■ WHAT TO WORK ON
Lift out each line of the data that holds "candidate".

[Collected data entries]
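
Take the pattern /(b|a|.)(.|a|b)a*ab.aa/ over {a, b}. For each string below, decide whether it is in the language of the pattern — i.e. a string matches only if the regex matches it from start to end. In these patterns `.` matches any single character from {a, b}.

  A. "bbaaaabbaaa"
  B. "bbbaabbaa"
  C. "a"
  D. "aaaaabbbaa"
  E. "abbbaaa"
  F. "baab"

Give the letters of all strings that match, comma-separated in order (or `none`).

A → no match
B → no match
C → no match — must end with "aa"
D → no match
E → no match
F → no match — must end with "aa"

none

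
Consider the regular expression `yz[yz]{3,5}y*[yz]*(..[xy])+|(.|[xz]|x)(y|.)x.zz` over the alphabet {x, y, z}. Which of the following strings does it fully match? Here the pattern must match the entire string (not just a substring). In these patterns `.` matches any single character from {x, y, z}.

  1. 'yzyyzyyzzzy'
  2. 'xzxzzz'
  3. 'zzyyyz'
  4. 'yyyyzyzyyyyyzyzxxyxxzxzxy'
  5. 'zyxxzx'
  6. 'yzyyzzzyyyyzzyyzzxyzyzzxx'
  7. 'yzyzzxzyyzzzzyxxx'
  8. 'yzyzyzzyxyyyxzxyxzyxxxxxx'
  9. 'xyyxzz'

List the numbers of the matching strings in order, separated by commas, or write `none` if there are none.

1, 2, 8

1 → match
2 → match
3 → no match
4 → no match
5 → no match
6 → no match
7 → no match
8 → match
9 → no match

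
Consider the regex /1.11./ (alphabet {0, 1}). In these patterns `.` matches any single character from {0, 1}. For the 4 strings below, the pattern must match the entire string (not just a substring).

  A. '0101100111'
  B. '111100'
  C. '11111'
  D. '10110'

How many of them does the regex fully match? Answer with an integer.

2

A. '0101100111' → no match — must start with '1'
B. '111100' → no match
C. '11111' → match
D. '10110' → match
Total matched: 2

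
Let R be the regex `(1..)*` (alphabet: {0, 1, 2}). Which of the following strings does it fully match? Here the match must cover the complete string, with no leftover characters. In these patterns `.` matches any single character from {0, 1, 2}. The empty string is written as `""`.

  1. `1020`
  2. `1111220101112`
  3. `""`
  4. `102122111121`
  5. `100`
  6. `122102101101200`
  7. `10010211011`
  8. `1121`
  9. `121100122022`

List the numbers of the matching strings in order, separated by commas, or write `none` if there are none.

1 → no match
2 → no match
3 → match
4 → match
5 → match
6 → no match
7 → no match
8 → no match
9 → no match

3, 4, 5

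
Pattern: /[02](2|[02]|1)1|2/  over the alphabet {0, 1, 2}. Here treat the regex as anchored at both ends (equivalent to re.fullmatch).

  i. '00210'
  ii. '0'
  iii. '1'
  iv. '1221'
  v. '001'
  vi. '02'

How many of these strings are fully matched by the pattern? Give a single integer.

i → no match
ii → no match
iii → no match
iv → no match
v → match
vi → no match
Total matched: 1

1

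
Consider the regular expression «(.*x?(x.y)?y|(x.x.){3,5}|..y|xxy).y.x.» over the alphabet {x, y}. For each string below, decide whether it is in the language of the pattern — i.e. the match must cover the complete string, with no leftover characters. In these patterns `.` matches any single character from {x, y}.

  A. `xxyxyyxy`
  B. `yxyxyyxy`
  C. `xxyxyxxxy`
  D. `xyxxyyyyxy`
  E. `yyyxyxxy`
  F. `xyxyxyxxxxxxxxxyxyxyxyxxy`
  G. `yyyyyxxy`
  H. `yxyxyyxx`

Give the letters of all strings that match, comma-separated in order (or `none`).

A → match
B → match
C → no match
D → match
E → match
F → match
G → match
H → match

A, B, D, E, F, G, H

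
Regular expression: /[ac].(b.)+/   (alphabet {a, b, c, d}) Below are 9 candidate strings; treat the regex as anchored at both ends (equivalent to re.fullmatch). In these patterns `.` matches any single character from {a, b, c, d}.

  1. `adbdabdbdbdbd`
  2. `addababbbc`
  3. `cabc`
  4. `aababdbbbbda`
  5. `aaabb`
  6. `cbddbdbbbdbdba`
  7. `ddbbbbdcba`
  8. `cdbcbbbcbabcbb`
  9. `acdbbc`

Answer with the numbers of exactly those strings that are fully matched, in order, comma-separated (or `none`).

3, 8

1 → no match
2 → no match
3 → match
4 → no match
5 → no match
6 → no match
7 → no match
8 → match
9 → no match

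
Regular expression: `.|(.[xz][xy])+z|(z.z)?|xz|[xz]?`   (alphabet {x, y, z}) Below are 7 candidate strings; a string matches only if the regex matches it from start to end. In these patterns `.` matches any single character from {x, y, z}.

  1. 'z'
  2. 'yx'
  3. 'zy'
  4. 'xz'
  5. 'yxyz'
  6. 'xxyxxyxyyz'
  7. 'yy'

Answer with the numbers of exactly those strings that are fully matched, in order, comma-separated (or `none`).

1, 4, 5

1 → match
2 → no match
3 → no match
4 → match
5 → match
6 → no match
7 → no match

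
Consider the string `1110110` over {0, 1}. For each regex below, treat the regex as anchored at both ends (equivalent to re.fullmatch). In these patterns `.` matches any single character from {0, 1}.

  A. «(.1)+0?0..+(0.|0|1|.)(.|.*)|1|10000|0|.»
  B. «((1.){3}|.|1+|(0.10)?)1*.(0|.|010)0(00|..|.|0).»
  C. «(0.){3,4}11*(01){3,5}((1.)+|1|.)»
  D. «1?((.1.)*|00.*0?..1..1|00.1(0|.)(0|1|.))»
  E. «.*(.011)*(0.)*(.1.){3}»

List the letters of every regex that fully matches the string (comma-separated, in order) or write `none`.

A → no match
B → match
C → no match — must start with `0`
D → match
E → no match

B, D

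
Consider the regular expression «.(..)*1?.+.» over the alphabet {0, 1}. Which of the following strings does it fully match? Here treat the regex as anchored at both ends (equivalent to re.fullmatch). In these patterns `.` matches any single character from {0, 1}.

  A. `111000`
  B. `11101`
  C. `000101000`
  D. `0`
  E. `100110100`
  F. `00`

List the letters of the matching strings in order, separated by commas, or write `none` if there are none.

A → match
B → match
C → match
D → no match
E → match
F → no match

A, B, C, E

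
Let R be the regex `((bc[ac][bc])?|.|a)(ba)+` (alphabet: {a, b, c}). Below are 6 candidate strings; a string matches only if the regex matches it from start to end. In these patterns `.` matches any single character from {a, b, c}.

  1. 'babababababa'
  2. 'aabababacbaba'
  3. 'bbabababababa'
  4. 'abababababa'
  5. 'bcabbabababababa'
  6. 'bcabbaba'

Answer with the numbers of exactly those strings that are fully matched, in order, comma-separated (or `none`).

1. 'babababababa' → match
2 → no match
3 → match
4. 'abababababa' → match
5 → match
6. 'bcabbaba' → match

1, 3, 4, 5, 6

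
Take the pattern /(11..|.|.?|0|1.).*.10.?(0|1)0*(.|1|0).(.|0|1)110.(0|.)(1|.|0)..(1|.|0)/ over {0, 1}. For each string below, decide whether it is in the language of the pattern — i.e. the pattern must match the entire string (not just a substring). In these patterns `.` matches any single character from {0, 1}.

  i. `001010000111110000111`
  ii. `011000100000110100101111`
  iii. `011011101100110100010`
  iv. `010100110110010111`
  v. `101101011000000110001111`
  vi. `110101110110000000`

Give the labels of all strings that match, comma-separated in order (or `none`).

i, iii, iv, v, vi

i → match
ii → no match
iii → match
iv → match
v → match
vi → match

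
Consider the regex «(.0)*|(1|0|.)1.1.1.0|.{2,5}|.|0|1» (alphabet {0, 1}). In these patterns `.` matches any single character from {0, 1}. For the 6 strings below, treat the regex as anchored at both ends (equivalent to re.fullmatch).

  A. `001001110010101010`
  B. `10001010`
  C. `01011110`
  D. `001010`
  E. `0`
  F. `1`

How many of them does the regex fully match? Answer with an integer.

A → no match
B → match
C → match
D → match
E → match
F → match
Total matched: 5

5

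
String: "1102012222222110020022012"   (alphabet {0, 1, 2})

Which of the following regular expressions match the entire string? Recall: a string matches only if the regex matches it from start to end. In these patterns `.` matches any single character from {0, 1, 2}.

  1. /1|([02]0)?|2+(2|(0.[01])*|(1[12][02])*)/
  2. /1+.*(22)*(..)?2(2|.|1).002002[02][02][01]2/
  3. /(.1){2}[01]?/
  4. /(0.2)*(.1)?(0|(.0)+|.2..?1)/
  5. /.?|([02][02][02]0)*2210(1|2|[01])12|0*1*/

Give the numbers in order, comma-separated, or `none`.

2

1 → no match
2 → match
3 → no match
4 → no match
5 → no match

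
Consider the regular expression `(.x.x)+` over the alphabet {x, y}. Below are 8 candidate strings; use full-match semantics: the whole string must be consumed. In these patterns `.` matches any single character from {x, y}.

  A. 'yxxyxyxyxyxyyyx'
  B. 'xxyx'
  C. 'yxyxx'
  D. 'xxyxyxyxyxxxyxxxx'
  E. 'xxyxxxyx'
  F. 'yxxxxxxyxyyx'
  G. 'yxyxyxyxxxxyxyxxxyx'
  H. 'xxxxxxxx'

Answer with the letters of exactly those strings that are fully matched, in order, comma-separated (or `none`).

A → no match
B. 'xxyx' → match
C. 'yxyxx' → no match
D → no match
E. 'xxyxxxyx' → match
F. 'yxxxxxxyxyyx' → no match
G → no match
H. 'xxxxxxxx' → match

B, E, H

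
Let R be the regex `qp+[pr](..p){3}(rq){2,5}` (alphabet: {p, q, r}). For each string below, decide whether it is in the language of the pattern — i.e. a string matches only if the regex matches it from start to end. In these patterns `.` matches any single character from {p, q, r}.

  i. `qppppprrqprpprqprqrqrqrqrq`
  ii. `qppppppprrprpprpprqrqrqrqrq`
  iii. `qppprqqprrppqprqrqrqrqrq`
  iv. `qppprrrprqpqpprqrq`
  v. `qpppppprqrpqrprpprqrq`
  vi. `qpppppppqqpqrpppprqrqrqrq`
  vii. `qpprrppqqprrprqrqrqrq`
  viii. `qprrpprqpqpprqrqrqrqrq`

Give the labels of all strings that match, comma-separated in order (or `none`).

i, ii, iii, iv, v, vi, vii, viii

i → match
ii → match
iii → match
iv → match
v → match
vi → match
vii → match
viii → match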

■ REPLY
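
Regular expression: /[ac].(b.)+/   (alphabet {a, b, c, d}) Below are 9 candidate strings; treat the regex as anchored at both ends (equivalent to re.fullmatch). In these patterns `.` matches any single character from {a, b, c, d}.
Regular expression: `.|(.[xz][xy])+z|(z.z)?|xz|[xz]?`   (alphabet {x, y, z}) Below are 7 candidate strings; a string matches only if the regex matches it from start to end. In these patterns `.` matches any single character from {x, y, z}.
Let R be the regex `((bc[ac][bc])?|.|a)(ba)+` (alphabet: {a, b, c}). Below are 6 candidate strings; a string matches only if the regex matches it from start to end. In these patterns `.` matches any single character from {a, b, c}.
Consider the regular expression `(.x.x)+` over the alphabet {x, y}. Below are 8 candidate strings; use full-match semantics: the whole string must be consumed. In these patterns `.` matches any single character from {x, y}.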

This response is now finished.